**Exercise objective**
Below are the records; work out how many lines among them contain "unused", and write nothing besides that number.

** Supplied material follows **

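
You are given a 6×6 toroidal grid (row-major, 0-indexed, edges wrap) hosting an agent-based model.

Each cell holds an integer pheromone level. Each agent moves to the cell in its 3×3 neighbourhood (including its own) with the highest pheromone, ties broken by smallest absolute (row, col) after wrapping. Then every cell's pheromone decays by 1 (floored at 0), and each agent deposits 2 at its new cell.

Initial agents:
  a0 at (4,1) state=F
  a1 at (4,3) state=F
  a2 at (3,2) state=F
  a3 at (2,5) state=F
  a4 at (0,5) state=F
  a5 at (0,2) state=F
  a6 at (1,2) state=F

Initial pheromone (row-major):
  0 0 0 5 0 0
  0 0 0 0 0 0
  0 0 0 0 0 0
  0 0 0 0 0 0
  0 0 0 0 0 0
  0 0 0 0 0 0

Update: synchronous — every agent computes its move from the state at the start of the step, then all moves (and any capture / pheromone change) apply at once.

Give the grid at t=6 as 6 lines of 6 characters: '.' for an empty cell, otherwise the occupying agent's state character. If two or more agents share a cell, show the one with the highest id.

t=1: a0@(3,0) a1@(3,2) a2@(2,1) a3@(1,0) a4@(0,0) a5@(0,3) a6@(0,3) | pheromone: 2 0 0 8 0 0 / 2 0 0 0 0 0 / 0 2 0 0 0 0 / 2 0 2 0 0 0 / 0 0 0 0 0 0 / 0 0 0 0 0 0
t=2: a0@(2,1) a1@(2,1) a2@(1,0) a3@(0,0) a4@(0,0) a5@(0,3) a6@(0,3) | pheromone: 5 0 0 11 0 0 / 3 0 0 0 0 0 / 0 5 0 0 0 0 / 1 0 1 0 0 0 / 0 0 0 0 0 0 / 0 0 0 0 0 0
t=3: a0@(2,1) a1@(2,1) a2@(0,0) a3@(0,0) a4@(0,0) a5@(0,3) a6@(0,3) | pheromone: 10 0 0 14 0 0 / 2 0 0 0 0 0 / 0 8 0 0 0 0 / 0 0 0 0 0 0 / 0 0 0 0 0 0 / 0 0 0 0 0 0
t=4: a0@(2,1) a1@(2,1) a2@(0,0) a3@(0,0) a4@(0,0) a5@(0,3) a6@(0,3) | pheromone: 15 0 0 17 0 0 / 1 0 0 0 0 0 / 0 11 0 0 0 0 / 0 0 0 0 0 0 / 0 0 0 0 0 0 / 0 0 0 0 0 0
t=5: a0@(2,1) a1@(2,1) a2@(0,0) a3@(0,0) a4@(0,0) a5@(0,3) a6@(0,3) | pheromone: 20 0 0 20 0 0 / 0 0 0 0 0 0 / 0 14 0 0 0 0 / 0 0 0 0 0 0 / 0 0 0 0 0 0 / 0 0 0 0 0 0
t=6: a0@(2,1) a1@(2,1) a2@(0,0) a3@(0,0) a4@(0,0) a5@(0,3) a6@(0,3) | pheromone: 25 0 0 23 0 0 / 0 0 0 0 0 0 / 0 17 0 0 0 0 / 0 0 0 0 0 0 / 0 0 0 0 0 0 / 0 0 0 0 0 0

F..F..
......
.F....
......
......
......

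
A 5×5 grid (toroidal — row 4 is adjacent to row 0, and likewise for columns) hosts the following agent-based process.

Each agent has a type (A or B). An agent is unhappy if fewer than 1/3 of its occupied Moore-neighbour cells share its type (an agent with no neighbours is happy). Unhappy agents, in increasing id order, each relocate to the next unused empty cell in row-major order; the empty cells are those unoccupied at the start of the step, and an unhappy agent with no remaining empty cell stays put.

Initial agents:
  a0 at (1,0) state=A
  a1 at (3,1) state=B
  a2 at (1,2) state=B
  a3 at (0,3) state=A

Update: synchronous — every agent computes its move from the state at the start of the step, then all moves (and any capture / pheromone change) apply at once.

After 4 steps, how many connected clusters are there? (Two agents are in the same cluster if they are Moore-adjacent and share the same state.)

3

t=1: a0@(1,0):A a1@(3,1):B a2@(0,0):B a3@(0,1):A
t=2: a0@(1,0):A a1@(3,1):B a2@(0,2):B a3@(0,1):A
t=3: a0@(1,0):A a1@(3,1):B a2@(0,0):B a3@(0,1):A
t=4: a0@(1,0):A a1@(3,1):B a2@(0,2):B a3@(0,1):A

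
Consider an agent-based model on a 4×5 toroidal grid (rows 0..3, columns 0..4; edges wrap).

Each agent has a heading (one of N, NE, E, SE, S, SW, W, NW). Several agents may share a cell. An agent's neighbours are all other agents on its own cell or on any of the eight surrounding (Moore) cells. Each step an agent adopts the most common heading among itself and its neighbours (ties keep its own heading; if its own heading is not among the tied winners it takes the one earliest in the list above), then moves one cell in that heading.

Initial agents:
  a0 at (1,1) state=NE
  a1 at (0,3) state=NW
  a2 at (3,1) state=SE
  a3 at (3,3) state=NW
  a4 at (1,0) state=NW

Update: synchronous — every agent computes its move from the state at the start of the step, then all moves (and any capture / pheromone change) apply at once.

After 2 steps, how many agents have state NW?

t=1: a0@(0,2):NE a1@(3,2):NW a2@(0,2):SE a3@(2,2):NW a4@(0,4):NW
t=2: a0@(3,3):NE a1@(2,1):NW a2@(1,3):SE a3@(1,1):NW a4@(3,3):NW

3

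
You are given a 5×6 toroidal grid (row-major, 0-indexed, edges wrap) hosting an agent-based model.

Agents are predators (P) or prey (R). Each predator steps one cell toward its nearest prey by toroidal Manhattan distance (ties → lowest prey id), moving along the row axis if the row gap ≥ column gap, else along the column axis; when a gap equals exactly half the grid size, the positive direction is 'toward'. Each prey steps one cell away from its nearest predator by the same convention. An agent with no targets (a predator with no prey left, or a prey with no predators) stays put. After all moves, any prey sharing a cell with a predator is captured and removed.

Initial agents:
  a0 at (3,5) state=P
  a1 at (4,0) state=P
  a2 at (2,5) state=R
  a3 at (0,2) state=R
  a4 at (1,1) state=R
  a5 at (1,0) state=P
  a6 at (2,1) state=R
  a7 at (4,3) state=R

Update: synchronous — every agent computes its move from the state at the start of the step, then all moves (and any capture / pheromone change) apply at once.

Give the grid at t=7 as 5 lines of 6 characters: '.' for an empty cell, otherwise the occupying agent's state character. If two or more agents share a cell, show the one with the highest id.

t=1: a0@(2,5):P a1@(3,0):P a2@(1,5):R a3@(0,3):R a4@(1,2):R a5@(1,1):P a6@(3,1):R a7@(4,2):R
t=2: a0@(1,5):P a1@(3,1):P a2@(0,5):R a3@(0,4):R a4@(1,3):R a5@(1,2):P a6@(3,2):R a7@(4,3):R
t=3: a0@(0,5):P a1@(3,2):P a2@(4,5):R a3@(4,4):R a4@(1,4):R a5@(1,3):P a6@(3,3):R a7@(4,4):R
t=4: a0@(4,5):P a1@(3,3):P a2@(3,5):R a3@(3,4):R a4@(1,5):R a5@(1,4):P a6@(3,4):R a7@(3,4):R
t=5: a0@(3,5):P a1@(3,4):P a2@(2,5):R a4@(1,0):R a5@(1,5):P
t=6: a0@(2,5):P a1@(2,4):P a2@(1,5):R a4@(1,1):R a5@(2,5):P
t=7: a0@(1,5):P a1@(1,4):P a2@(0,5):R a4@(1,2):R a5@(1,5):P

.....R
..R.PP
......
......
......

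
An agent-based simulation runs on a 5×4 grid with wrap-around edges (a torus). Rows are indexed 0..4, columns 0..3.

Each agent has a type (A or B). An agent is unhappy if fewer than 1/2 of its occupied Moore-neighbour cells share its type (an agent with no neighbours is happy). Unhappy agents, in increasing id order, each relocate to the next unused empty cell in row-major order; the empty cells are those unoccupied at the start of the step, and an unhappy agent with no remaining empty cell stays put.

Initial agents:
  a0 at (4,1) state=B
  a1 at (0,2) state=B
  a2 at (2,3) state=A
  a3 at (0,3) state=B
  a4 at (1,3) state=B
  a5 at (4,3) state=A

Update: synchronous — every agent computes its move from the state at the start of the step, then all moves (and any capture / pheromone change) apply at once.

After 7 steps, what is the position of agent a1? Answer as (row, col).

t=1: a0@(4,1):B a1@(0,2):B a2@(0,0):A a3@(0,3):B a4@(1,3):B a5@(0,1):A
t=2: a0@(1,0):B a1@(0,2):B a2@(1,1):A a3@(0,3):B a4@(1,3):B a5@(1,2):A
t=3: a0@(1,0):B a1@(0,2):B a2@(0,0):A a3@(0,3):B a4@(1,3):B a5@(0,1):A
t=4: a0@(1,0):B a1@(0,2):B a2@(1,1):A a3@(0,3):B a4@(1,3):B a5@(1,2):A
t=5: a0@(1,0):B a1@(0,2):B a2@(0,0):A a3@(0,3):B a4@(1,3):B a5@(0,1):A
t=6: a0@(1,0):B a1@(0,2):B a2@(1,1):A a3@(0,3):B a4@(1,3):B a5@(1,2):A
t=7: a0@(1,0):B a1@(0,2):B a2@(0,0):A a3@(0,3):B a4@(1,3):B a5@(0,1):A

(0, 2)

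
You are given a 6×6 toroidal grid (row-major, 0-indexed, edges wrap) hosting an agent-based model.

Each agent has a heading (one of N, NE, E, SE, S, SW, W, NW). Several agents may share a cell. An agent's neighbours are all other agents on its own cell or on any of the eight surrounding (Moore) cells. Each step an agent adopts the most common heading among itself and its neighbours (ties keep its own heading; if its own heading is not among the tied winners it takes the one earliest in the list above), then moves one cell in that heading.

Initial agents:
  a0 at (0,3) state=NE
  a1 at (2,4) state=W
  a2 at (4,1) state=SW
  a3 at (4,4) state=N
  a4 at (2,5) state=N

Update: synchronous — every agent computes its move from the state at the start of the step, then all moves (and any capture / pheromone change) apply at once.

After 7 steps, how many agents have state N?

2

t=1: a0@(5,4):NE a1@(2,3):W a2@(5,0):SW a3@(3,4):N a4@(1,5):N
t=2: a0@(4,5):NE a1@(2,2):W a2@(0,5):SW a3@(2,4):N a4@(0,5):N
t=3: a0@(3,0):NE a1@(2,1):W a2@(1,4):SW a3@(1,4):N a4@(5,5):N
t=4: a0@(2,1):NE a1@(2,0):W a2@(2,3):SW a3@(0,4):N a4@(4,5):N
t=5: a0@(1,2):NE a1@(2,5):W a2@(3,2):SW a3@(5,4):N a4@(3,5):N
t=6: a0@(0,3):NE a1@(2,4):W a2@(4,1):SW a3@(4,4):N a4@(2,5):N
t=7: a0@(5,4):NE a1@(2,3):W a2@(5,0):SW a3@(3,4):N a4@(1,5):N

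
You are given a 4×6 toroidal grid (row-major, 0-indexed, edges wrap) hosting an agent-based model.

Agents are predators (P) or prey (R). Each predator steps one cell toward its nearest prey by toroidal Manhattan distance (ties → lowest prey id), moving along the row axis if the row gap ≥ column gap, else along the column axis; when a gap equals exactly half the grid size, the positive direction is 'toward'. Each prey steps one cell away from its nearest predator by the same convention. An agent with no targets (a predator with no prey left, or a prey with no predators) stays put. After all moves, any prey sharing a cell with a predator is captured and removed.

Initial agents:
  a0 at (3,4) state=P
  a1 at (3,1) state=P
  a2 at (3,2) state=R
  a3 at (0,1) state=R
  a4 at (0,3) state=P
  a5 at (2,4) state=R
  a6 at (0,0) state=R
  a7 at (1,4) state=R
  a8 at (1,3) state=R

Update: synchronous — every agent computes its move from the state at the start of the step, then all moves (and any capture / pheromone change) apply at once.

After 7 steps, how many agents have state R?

5

t=1: a0@(2,4):P a1@(3,2):P a2@(3,3):R a3@(1,1):R a4@(1,3):P a5@(1,4):R a6@(1,0):R a7@(0,4):R a8@(2,3):R
t=2: a0@(1,4):P a1@(3,3):P a2@(3,4):R a3@(1,0):R a4@(1,4):P a5@(0,4):R a6@(1,1):R a7@(3,4):R a8@(2,2):R
t=3: a0@(0,4):P a1@(3,4):P a2@(3,5):R a3@(1,1):R a4@(0,4):P a6@(1,0):R a7@(3,5):R a8@(1,2):R
t=4: a0@(3,4):P a1@(3,5):P a2@(3,0):R a3@(1,0):R a4@(3,4):P a6@(1,1):R a7@(3,0):R a8@(1,1):R
t=5: a0@(3,5):P a1@(3,0):P a2@(3,1):R a3@(0,0):R a4@(3,5):P a6@(0,1):R a7@(3,1):R a8@(0,1):R
t=6: a0@(3,0):P a1@(3,1):P a2@(3,2):R a3@(1,0):R a4@(3,0):P a6@(1,1):R a7@(3,2):R a8@(1,1):R
t=7: a0@(3,1):P a1@(3,2):P a2@(3,3):R a3@(0,0):R a4@(3,1):P a6@(0,1):R a7@(3,3):R a8@(0,1):R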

** End of Supplied material **

**Answer box**
2